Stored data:
# # #

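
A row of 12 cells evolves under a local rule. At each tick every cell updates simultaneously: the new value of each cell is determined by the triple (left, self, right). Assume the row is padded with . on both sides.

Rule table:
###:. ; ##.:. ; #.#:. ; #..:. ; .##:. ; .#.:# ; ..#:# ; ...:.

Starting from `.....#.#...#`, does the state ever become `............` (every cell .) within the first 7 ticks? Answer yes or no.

tick 1: ....##.#..##
tick 2: ...#...#.#..
tick 3: ..##..##.#..
tick 4: .#...#...#..
tick 5: ##..##..##..
tick 6: ...#...#....
tick 7: ..##..##....
tick 7 is ..##..##...., still not uniform .

no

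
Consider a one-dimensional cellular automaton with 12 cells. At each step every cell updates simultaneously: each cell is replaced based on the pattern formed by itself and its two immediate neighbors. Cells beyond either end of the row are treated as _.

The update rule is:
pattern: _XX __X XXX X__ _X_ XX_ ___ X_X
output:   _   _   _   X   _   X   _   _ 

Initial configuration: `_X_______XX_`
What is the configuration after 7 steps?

__X_______XX
___X_______X
____X_______
_____X______
______X_____
_______X____
________X___

________X___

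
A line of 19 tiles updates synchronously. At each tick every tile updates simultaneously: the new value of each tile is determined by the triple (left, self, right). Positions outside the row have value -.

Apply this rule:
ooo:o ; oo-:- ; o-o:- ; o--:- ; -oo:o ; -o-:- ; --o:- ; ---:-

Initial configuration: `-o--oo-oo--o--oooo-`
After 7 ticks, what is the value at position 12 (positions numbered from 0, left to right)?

-

----o--o------ooo--
--------------oo---
--------------o----
-------------------
-------------------  (fixed point — unchanged through tick 7)
position 12 holds -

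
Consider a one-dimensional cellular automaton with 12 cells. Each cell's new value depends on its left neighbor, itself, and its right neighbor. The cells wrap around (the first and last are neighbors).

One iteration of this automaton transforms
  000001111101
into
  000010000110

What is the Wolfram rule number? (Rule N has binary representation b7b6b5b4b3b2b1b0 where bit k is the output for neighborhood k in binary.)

position 6: 111 → 0  (bit 7 = 0)
position 9: 110 → 1  (bit 6 = 1)
position 10: 101 → 1  (bit 5 = 1)
position 0: 100 → 0  (bit 4 = 0)
position 5: 011 → 0  (bit 3 = 0)
position 11: 010 → 0  (bit 2 = 0)
position 4: 001 → 1  (bit 1 = 1)
position 1: 000 → 0  (bit 0 = 0)
bits b7..b0 = 01100010 = 98

98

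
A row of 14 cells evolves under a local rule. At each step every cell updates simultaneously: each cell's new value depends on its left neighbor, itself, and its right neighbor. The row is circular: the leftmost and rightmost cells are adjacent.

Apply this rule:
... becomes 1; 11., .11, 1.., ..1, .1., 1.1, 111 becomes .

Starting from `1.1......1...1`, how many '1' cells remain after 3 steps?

5

....1111...1..
111......1...1
....1111...1..
count of 1: 5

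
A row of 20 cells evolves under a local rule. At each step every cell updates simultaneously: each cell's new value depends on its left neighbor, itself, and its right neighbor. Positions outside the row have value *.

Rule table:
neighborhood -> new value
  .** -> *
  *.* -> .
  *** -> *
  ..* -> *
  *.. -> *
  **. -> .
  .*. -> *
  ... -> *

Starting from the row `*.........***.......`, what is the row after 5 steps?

.***********.*******
.**********..*******
.*********.*********
.********..*********
.*******.***********

.*******.***********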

# # #

Extract the entries above verbatim.

* [Result]:
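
A row of 12 cells evolves under a local rule. At each tick every cell updates simultaneously: the new value of each cell is determined by the triple (left, self, right). Assume the row is padded with . on both sides.

Rule table:
###:. ; ##.:. ; #.#:. ; #..:. ; .##:. ; .#.:# ; ..#:# ; ...:.

Starting from `.....#.#...#`, does the state ever become `............` (every cell .) within the first 7 ticks? Answer yes or no.

tick 1: ....##.#..##
tick 2: ...#...#.#..
tick 3: ..##..##.#..
tick 4: .#...#...#..
tick 5: ##..##..##..
tick 6: ...#...#....
tick 7: ..##..##....
tick 7 is ..##..##...., still not uniform .

no

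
Consider a one-dimensional cellular automaton with 12 cells. At each step every cell updates simultaneously: each cell is replaced based on the pattern formed by itself and its two immediate neighbors. Cells beyond either end of the row are treated as _.

The update rule is:
pattern: _XX __X XXX X__ _X_ XX_ ___ X_X
output:   _   _   _   X   _   X   _   _ 

Initial configuration: `_X_______XX_`
What is the configuration after 7 steps?

__X_______XX
___X_______X
____X_______
_____X______
______X_____
_______X____
________X___

________X___

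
A line of 19 tiles updates synchronously. At each tick every tile updates simultaneously: the new value of each tile is determined by the triple (left, self, right). Positions outside the row have value -.

Apply this rule:
ooo:o ; oo-:- ; o-o:- ; o--:- ; -oo:o ; -o-:- ; --o:- ; ---:-

Initial configuration: `-o--oo-oo--o--oooo-`
After 7 ticks, what is the value at position 12 (positions numbered from 0, left to right)?

-

----o--o------ooo--
--------------oo---
--------------o----
-------------------
-------------------  (fixed point — unchanged through tick 7)
position 12 holds -

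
Consider a one-dimensional cellular automaton with 12 cells. Each cell's new value depends on its left neighbor, itself, and its right neighbor. The cells wrap around (the first and last are neighbors).

One iteration of this automaton transforms
  000001111101
into
  000010000110

What is the Wolfram rule number? (Rule N has binary representation b7b6b5b4b3b2b1b0 where bit k is the output for neighborhood k in binary.)

position 6: 111 → 0  (bit 7 = 0)
position 9: 110 → 1  (bit 6 = 1)
position 10: 101 → 1  (bit 5 = 1)
position 0: 100 → 0  (bit 4 = 0)
position 5: 011 → 0  (bit 3 = 0)
position 11: 010 → 0  (bit 2 = 0)
position 4: 001 → 1  (bit 1 = 1)
position 1: 000 → 0  (bit 0 = 0)
bits b7..b0 = 01100010 = 98

98

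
A row of 14 cells evolves under a local rule. At each step every cell updates simultaneously: each cell's new value depends on its left neighbor, itself, and its right neighbor. The row is circular: the leftmost and rightmost cells are adjacent.

Apply this rule:
... becomes 1; 11., .11, 1.., ..1, .1., 1.1, 111 becomes .

Starting from `1.1......1...1`, how many '1' cells remain after 3 steps?

5

....1111...1..
111......1...1
....1111...1..
count of 1: 5

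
A row of 20 cells evolves under a local rule. At each step every cell updates simultaneously: each cell's new value depends on its left neighbor, itself, and its right neighbor. Positions outside the row have value *.

Rule table:
neighborhood -> new value
  .** -> *
  *.* -> .
  *** -> *
  ..* -> *
  *.. -> *
  **. -> .
  .*. -> *
  ... -> *

Starting from the row `*.........***.......`, what is the row after 5 steps?

.***********.*******
.**********..*******
.*********.*********
.********..*********
.*******.***********

.*******.***********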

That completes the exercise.